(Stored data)
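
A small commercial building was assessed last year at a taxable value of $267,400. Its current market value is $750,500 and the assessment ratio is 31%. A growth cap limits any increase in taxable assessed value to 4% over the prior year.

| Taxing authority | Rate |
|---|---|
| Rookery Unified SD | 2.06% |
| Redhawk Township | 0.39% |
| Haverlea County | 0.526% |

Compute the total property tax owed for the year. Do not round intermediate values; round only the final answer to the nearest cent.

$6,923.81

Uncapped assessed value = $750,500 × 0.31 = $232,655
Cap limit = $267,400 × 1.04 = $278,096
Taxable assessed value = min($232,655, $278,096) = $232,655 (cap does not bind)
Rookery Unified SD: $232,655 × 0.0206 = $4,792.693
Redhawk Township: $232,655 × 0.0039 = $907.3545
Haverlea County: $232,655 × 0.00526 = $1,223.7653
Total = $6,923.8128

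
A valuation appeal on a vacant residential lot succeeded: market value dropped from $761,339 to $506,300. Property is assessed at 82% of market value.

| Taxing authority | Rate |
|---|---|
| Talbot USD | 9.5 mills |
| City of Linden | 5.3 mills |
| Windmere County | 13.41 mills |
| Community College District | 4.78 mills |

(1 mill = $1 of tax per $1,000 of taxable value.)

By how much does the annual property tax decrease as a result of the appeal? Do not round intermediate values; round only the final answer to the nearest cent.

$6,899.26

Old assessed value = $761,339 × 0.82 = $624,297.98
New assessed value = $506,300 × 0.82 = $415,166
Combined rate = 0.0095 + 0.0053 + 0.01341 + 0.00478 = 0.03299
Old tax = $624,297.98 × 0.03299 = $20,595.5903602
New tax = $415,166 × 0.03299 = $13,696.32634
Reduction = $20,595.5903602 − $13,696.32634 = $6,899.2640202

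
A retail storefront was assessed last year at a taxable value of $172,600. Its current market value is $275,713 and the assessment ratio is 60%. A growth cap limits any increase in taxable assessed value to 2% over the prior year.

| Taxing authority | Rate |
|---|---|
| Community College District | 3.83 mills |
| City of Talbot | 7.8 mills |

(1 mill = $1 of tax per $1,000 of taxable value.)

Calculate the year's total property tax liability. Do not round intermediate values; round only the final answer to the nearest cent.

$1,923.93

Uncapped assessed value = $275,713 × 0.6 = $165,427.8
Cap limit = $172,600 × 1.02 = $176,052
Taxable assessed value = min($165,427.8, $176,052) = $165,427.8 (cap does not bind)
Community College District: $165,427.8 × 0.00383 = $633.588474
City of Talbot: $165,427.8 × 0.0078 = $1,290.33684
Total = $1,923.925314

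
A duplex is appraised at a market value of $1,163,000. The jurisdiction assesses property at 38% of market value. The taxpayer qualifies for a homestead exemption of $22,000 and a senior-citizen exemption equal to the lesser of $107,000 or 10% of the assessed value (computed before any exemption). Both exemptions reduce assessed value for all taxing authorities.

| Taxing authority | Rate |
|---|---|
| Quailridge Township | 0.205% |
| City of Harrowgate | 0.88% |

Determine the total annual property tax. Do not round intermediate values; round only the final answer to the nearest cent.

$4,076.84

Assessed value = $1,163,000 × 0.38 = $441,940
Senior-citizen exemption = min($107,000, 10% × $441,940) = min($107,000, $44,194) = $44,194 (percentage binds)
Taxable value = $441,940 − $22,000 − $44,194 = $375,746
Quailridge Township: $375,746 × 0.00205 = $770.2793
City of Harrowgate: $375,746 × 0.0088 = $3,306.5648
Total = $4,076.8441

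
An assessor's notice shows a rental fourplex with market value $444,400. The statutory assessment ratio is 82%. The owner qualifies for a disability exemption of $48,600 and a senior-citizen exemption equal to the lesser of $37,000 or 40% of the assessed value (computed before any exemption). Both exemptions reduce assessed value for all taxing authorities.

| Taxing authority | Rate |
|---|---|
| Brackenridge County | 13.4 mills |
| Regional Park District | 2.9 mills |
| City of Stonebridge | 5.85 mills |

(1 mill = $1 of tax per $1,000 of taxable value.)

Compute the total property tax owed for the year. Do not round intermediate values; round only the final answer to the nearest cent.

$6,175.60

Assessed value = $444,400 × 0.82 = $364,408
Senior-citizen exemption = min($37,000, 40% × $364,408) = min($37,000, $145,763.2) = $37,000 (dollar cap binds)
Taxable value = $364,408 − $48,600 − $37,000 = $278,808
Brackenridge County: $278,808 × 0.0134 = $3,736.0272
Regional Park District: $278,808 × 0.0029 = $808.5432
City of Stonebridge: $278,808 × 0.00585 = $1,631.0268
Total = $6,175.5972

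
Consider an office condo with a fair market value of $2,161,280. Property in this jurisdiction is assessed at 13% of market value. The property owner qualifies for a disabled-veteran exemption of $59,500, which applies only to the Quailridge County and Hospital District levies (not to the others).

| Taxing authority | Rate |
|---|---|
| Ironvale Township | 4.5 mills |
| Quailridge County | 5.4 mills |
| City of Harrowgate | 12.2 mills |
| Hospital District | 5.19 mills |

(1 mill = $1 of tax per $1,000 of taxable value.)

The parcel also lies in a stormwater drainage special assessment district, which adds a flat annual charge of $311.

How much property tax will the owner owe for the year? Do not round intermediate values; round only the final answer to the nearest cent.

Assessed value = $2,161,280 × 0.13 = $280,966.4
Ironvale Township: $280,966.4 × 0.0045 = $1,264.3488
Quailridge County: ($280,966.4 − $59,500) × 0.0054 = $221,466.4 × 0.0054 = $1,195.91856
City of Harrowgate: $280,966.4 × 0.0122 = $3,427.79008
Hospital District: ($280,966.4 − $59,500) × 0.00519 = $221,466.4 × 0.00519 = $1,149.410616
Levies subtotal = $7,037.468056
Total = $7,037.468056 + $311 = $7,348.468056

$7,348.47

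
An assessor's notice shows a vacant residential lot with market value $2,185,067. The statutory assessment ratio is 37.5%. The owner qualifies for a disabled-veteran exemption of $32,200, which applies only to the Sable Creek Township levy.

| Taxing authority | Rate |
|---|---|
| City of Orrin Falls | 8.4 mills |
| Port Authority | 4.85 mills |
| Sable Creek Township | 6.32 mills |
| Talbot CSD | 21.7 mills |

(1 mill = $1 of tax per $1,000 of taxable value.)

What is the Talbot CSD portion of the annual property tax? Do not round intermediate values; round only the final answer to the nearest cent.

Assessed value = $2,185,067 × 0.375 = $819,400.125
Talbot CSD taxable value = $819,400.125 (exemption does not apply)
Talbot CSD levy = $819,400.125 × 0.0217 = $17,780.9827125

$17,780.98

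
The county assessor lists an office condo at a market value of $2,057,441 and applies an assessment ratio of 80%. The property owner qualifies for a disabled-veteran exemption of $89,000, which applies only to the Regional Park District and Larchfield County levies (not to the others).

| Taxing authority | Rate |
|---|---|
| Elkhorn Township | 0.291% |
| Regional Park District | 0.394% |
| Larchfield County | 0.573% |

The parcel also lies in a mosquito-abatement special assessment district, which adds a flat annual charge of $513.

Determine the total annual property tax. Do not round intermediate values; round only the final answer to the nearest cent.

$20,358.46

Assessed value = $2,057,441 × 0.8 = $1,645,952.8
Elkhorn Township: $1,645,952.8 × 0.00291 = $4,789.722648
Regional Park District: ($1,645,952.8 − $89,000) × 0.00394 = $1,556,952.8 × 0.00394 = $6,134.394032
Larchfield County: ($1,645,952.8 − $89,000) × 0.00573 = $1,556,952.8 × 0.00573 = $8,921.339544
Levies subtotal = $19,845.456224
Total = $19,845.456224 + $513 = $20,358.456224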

---

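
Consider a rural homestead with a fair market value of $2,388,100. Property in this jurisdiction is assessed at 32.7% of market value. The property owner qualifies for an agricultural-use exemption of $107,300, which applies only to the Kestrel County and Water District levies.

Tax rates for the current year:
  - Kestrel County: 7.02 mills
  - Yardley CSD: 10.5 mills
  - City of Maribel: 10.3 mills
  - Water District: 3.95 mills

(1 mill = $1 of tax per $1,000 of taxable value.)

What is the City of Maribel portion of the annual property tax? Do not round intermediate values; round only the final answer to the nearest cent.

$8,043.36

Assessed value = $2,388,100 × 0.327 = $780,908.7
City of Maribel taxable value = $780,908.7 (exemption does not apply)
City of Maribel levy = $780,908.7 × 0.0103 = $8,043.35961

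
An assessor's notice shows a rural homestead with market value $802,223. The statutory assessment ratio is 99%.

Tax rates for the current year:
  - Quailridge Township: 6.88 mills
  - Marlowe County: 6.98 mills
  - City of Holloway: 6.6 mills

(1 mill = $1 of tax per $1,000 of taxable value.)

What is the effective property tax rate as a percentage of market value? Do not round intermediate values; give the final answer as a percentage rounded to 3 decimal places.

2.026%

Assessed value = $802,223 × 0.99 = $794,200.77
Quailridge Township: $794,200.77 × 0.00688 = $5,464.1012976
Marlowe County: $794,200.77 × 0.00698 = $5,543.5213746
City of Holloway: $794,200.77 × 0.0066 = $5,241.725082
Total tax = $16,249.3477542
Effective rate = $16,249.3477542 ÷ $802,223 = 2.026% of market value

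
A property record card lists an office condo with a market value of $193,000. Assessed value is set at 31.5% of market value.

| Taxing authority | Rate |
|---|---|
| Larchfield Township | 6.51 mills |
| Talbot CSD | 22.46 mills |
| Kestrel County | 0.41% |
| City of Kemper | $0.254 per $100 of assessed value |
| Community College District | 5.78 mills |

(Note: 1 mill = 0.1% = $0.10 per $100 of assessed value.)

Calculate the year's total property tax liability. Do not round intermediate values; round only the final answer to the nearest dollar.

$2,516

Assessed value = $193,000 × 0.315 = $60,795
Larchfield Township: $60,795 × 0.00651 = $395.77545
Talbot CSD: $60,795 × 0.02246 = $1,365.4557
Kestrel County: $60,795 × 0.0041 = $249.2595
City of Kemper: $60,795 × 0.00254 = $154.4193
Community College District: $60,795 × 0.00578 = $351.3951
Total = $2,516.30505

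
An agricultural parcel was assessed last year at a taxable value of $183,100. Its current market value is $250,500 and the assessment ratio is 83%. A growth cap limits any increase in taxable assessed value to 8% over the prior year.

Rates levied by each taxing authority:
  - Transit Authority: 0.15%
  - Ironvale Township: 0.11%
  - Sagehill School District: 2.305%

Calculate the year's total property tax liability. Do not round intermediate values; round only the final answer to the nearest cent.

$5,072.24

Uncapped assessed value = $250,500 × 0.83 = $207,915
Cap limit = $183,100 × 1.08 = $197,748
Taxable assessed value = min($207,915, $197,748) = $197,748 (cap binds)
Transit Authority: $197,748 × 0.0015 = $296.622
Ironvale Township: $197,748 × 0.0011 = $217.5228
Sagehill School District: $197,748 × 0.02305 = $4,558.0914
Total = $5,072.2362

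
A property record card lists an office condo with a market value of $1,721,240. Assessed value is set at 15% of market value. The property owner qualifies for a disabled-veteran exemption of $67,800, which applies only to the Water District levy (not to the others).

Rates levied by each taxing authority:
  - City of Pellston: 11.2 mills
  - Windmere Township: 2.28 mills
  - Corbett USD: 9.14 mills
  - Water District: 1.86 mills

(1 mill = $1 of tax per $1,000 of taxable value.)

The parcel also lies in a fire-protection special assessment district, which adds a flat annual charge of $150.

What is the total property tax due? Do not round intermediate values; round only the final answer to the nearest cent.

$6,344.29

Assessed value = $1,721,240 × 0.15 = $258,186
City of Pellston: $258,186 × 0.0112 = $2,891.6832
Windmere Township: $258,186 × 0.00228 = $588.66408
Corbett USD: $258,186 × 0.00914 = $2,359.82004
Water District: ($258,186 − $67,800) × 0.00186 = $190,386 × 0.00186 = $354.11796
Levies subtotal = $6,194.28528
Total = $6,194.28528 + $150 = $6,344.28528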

◆ **Exercise**:
Check each line of the entries, and copy the ones that contain "flat".

◆ **Your response**:
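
The parcel also lies in a stormwater drainage special assessment district, which adds a flat annual charge of $311.
The parcel also lies in a mosquito-abatement special assessment district, which adds a flat annual charge of $513.
The parcel also lies in a fire-protection special assessment district, which adds a flat annual charge of $150.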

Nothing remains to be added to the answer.